#### Exercise prompt
Repeat exactly, and only, the lines of the entries below from the one with "On input A=0, B=1, C=1, D=1, E=1" through the one with "would be 0).", both ends included.

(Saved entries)
_ _ _ _ _ _ _

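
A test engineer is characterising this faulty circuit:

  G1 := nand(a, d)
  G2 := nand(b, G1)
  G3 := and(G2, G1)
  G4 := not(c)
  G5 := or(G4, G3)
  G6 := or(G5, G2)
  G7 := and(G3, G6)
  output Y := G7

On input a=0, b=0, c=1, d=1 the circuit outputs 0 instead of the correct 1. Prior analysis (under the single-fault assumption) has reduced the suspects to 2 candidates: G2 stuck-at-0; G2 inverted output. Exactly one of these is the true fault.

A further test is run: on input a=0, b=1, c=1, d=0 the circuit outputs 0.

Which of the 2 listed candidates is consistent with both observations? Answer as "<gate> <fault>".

Evaluate each candidate on input a=0, b=1, c=1, d=0:
  G2 stuck-at-0: G1=1, G2=0 [stuck-at-0], G3=0, G4=0, G5=0, G6=0, G7=0 → 0 — matches
  G2 inverted output: G1=1, G2=1 [inverted output], G3=1, G4=0, G5=1, G6=1, G7=1 → 1 — eliminated
Only G2 stuck-at-0 reproduces the observed 0.

G2 stuck-at-0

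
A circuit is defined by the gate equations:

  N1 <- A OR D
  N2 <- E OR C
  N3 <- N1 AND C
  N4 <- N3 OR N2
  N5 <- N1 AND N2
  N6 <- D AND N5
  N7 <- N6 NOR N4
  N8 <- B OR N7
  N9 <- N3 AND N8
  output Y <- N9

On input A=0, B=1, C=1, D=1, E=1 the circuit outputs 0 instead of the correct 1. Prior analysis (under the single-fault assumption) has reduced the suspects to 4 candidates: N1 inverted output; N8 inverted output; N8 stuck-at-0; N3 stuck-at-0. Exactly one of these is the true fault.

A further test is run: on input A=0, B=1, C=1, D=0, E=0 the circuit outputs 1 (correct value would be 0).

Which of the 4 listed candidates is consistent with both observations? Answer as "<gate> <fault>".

N1 inverted output

Evaluate each candidate on input A=0, B=1, C=1, D=0, E=0:
  N1 inverted output: N1=1 [inverted output], N2=1, N3=1, N4=1, N5=1, N6=0, N7=0, N8=1, N9=1 → 1 — matches
  N8 inverted output: N1=0, N2=1, N3=0, N4=1, N5=0, N6=0, N7=0, N8=0 [inverted output], N9=0 → 0 — eliminated
  N8 stuck-at-0: N1=0, N2=1, N3=0, N4=1, N5=0, N6=0, N7=0, N8=0 [stuck-at-0], N9=0 → 0 — eliminated
  N3 stuck-at-0: N1=0, N2=1, N3=0 [stuck-at-0], N4=1, N5=0, N6=0, N7=0, N8=1, N9=0 → 0 — eliminated
Only N1 inverted output reproduces the observed 1.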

_ _ _ _ _ _ _

#### Result for this exercise
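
On input A=0, B=1, C=1, D=1, E=1 the circuit outputs 0 instead of the correct 1. Prior analysis (under the single-fault assumption) has reduced the suspects to 4 candidates: N1 inverted output; N8 inverted output; N8 stuck-at-0; N3 stuck-at-0. Exactly one of these is the true fault.

A further test is run: on input A=0, B=1, C=1, D=0, E=0 the circuit outputs 1 (correct value would be 0).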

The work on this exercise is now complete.